[Dataset items]
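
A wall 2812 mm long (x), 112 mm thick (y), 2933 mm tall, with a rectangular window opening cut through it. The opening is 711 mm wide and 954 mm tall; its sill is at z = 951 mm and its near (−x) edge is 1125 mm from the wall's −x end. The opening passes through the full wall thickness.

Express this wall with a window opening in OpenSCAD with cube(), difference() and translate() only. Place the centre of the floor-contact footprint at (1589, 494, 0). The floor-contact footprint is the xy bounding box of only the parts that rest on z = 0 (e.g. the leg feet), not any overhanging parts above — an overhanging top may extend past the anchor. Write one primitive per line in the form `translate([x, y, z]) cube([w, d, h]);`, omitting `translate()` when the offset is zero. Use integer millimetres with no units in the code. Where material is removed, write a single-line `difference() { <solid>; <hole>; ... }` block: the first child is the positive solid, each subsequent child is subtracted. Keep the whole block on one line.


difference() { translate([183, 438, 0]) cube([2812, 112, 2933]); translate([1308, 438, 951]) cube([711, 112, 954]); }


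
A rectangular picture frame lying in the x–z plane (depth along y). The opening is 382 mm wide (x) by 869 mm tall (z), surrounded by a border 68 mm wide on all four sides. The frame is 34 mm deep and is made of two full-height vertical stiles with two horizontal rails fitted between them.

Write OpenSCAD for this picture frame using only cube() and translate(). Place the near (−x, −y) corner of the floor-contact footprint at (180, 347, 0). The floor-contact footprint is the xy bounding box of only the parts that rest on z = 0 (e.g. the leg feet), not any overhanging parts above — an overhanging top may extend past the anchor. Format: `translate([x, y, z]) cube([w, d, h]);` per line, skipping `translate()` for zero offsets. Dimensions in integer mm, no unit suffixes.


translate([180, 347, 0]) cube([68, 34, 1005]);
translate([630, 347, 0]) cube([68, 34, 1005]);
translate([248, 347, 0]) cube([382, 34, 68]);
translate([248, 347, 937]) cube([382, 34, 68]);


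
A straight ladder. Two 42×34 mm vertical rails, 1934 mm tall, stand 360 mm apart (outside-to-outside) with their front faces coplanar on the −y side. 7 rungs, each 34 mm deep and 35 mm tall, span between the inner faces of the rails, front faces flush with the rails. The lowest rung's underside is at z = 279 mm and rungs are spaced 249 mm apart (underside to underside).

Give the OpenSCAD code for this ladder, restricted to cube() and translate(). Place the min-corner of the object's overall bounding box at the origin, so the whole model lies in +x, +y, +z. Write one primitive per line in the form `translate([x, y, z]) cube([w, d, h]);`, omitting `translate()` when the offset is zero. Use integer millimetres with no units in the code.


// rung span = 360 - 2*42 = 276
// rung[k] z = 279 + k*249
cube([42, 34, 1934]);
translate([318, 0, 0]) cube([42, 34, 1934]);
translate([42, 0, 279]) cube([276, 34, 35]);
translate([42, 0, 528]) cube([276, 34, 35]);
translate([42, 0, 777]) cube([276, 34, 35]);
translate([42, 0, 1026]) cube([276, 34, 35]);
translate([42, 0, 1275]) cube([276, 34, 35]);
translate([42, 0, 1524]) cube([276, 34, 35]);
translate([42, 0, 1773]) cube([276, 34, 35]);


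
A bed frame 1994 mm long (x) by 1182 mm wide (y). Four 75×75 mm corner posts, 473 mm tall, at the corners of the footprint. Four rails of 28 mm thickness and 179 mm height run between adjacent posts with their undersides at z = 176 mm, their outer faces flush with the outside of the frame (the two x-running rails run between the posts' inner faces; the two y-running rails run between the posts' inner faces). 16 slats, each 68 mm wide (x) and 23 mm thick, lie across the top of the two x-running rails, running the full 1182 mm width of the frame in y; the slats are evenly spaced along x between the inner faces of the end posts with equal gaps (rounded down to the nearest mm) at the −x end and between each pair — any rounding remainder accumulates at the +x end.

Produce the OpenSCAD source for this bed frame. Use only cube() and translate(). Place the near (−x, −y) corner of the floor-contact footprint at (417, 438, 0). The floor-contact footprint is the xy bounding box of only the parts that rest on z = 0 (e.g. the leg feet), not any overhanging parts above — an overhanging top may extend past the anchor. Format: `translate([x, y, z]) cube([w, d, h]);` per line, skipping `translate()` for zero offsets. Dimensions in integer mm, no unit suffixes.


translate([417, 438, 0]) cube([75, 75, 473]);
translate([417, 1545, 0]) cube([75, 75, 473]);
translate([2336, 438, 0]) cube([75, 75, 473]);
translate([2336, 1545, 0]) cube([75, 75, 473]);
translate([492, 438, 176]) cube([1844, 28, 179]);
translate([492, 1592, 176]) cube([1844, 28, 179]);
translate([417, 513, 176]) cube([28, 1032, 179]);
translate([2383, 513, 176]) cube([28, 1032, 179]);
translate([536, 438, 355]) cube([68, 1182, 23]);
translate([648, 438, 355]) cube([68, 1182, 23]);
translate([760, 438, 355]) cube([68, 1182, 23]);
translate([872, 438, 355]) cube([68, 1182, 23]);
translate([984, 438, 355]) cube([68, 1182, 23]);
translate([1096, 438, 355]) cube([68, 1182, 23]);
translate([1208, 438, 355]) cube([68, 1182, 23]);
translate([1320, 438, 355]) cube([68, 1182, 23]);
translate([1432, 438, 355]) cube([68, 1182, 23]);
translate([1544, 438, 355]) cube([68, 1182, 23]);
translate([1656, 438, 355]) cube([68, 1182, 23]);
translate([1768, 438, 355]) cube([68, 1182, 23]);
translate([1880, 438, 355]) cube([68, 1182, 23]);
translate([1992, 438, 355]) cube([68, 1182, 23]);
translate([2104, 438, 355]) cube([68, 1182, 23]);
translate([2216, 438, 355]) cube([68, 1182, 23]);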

**Exercise instructions**
All lines in the data that contain the word "thick" should be copied.

**Task answer**
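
A wall 2812 mm long (x), 112 mm thick (y), 2933 mm tall, with a rectangular window opening cut through it. The opening is 711 mm wide and 954 mm tall; its sill is at z = 951 mm and its near (−x) edge is 1125 mm from the wall's −x end. The opening passes through the full wall thickness.
A bed frame 1994 mm long (x) by 1182 mm wide (y). Four 75×75 mm corner posts, 473 mm tall, at the corners of the footprint. Four rails of 28 mm thickness and 179 mm height run between adjacent posts with their undersides at z = 176 mm, their outer faces flush with the outside of the frame (the two x-running rails run between the posts' inner faces; the two y-running rails run between the posts' inner faces). 16 slats, each 68 mm wide (x) and 23 mm thick, lie across the top of the two x-running rails, running the full 1182 mm width of the frame in y; the slats are evenly spaced along x between the inner faces of the end posts with equal gaps (rounded down to the nearest mm) at the −x end and between each pair — any rounding remainder accumulates at the +x end.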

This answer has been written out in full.